THE TASK ▸
An exact copy of all the records is the expected answer.

===============

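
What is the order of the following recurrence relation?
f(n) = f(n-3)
The order is the largest lag k for which f(n-k) appears. Here the deepest term is f(n-3), so the order is 3.

Order 3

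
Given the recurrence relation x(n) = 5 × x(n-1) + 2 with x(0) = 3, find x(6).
Computing step by step:
x(0) = 3
x(1) = 5 × 3 + 2 = 17
x(2) = 5 × 17 + 2 = 87
x(3) = 5 × 87 + 2 = 437
x(4) = 5 × 437 + 2 = 2187
x(5) = 5 × 2187 + 2 = 10937
x(6) = 5 × 10937 + 2 = 54687

54687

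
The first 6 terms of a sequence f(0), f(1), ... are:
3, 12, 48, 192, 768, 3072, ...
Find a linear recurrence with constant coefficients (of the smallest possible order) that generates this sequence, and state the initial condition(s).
Look for the lowest-order linear relation among consecutive terms.
Observation: each term is 4× the previous.
Check at n=2: 4·12 = 48. ✓

f(n) = 4 × f(n-1), f(0) = 3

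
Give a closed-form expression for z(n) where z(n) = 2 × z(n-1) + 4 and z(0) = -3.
Recurrence: z(n) = 2 × z(n-1) + 4, initial: z(0) = -3.
Try z(n) = A·2ⁿ + C. Substituting: A·2ⁿ + C = 2(A·2ⁿ⁻¹ + C) + 4 = A·2ⁿ + 2C + 4, so C = 2C + 4, giving C = -4. Then z(0) = A - 4 = -3 gives A = 1.

z(n) = 2ⁿ - 4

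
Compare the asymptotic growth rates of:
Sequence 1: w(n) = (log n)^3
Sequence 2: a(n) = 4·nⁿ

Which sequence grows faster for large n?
Comparing growth rates:
Growth-rate hierarchy: log n ≺ any polynomial ≺ any exponential cⁿ (c>1) ≺ n! ≺ nⁿ.
super-exponential nⁿ dominates polylogarithmic (log n)^3 asymptotically.

a(n) grows faster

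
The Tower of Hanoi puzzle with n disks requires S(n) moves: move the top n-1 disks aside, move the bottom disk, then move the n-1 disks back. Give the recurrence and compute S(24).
Moving n disks = move the top n-1 disks aside (S(n-1) moves) + move the largest disk (1 move) + move the n-1 disks back on top (S(n-1) moves), so S(n) = 2S(n-1) + 1, with S(1) = 1 (a single disk takes one move).
First terms: 1, 3, 7, 15, 31, 63, … — each is one less than a power of 2. Indeed S(n) + 1 = 2(S(n-1) + 1) with S(1) + 1 = 2, so S(n) + 1 = 2ⁿ and S(n) = 2ⁿ - 1.
Hence S(24) = 2^24 - 1 = 16777216 - 1 = 16777215.

S(n) = 2S(n-1) + 1, S(1) = 1; S(24) = 16777215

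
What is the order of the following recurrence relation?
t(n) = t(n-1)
The order is the largest lag k for which t(n-k) appears. Here the deepest term is t(n-1), so the order is 1.

Order 1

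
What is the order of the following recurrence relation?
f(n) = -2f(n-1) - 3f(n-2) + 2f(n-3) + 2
The order is the largest lag k for which f(n-k) appears. Here the deepest term is f(n-3) (the 2 term is non-homogeneous and does not affect the order), so the order is 3.

Order 3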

===============

EXPECTED ANSWER ▸
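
What is the order of the following recurrence relation?
f(n) = f(n-3)
The order is the largest lag k for which f(n-k) appears. Here the deepest term is f(n-3), so the order is 3.

Order 3

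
Given the recurrence relation x(n) = 5 × x(n-1) + 2 with x(0) = 3, find x(6).
Computing step by step:
x(0) = 3
x(1) = 5 × 3 + 2 = 17
x(2) = 5 × 17 + 2 = 87
x(3) = 5 × 87 + 2 = 437
x(4) = 5 × 437 + 2 = 2187
x(5) = 5 × 2187 + 2 = 10937
x(6) = 5 × 10937 + 2 = 54687

54687

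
The first 6 terms of a sequence f(0), f(1), ... are:
3, 12, 48, 192, 768, 3072, ...
Find a linear recurrence with constant coefficients (of the smallest possible order) that generates this sequence, and state the initial condition(s).
Look for the lowest-order linear relation among consecutive terms.
Observation: each term is 4× the previous.
Check at n=2: 4·12 = 48. ✓

f(n) = 4 × f(n-1), f(0) = 3

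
Give a closed-form expression for z(n) where z(n) = 2 × z(n-1) + 4 and z(0) = -3.
Recurrence: z(n) = 2 × z(n-1) + 4, initial: z(0) = -3.
Try z(n) = A·2ⁿ + C. Substituting: A·2ⁿ + C = 2(A·2ⁿ⁻¹ + C) + 4 = A·2ⁿ + 2C + 4, so C = 2C + 4, giving C = -4. Then z(0) = A - 4 = -3 gives A = 1.

z(n) = 2ⁿ - 4

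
Compare the asymptotic growth rates of:
Sequence 1: w(n) = (log n)^3
Sequence 2: a(n) = 4·nⁿ

Which sequence grows faster for large n?
Comparing growth rates:
Growth-rate hierarchy: log n ≺ any polynomial ≺ any exponential cⁿ (c>1) ≺ n! ≺ nⁿ.
super-exponential nⁿ dominates polylogarithmic (log n)^3 asymptotically.

a(n) grows faster

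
The Tower of Hanoi puzzle with n disks requires S(n) moves: move the top n-1 disks aside, move the bottom disk, then move the n-1 disks back. Give the recurrence and compute S(24).
Moving n disks = move the top n-1 disks aside (S(n-1) moves) + move the largest disk (1 move) + move the n-1 disks back on top (S(n-1) moves), so S(n) = 2S(n-1) + 1, with S(1) = 1 (a single disk takes one move).
First terms: 1, 3, 7, 15, 31, 63, … — each is one less than a power of 2. Indeed S(n) + 1 = 2(S(n-1) + 1) with S(1) + 1 = 2, so S(n) + 1 = 2ⁿ and S(n) = 2ⁿ - 1.
Hence S(24) = 2^24 - 1 = 16777216 - 1 = 16777215.

S(n) = 2S(n-1) + 1, S(1) = 1; S(24) = 16777215

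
What is the order of the following recurrence relation?
t(n) = t(n-1)
The order is the largest lag k for which t(n-k) appears. Here the deepest term is t(n-1), so the order is 1.

Order 1

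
What is the order of the following recurrence relation?
f(n) = -2f(n-1) - 3f(n-2) + 2f(n-3) + 2
The order is the largest lag k for which f(n-k) appears. Here the deepest term is f(n-3) (the 2 term is non-homogeneous and does not affect the order), so the order is 3.

Order 3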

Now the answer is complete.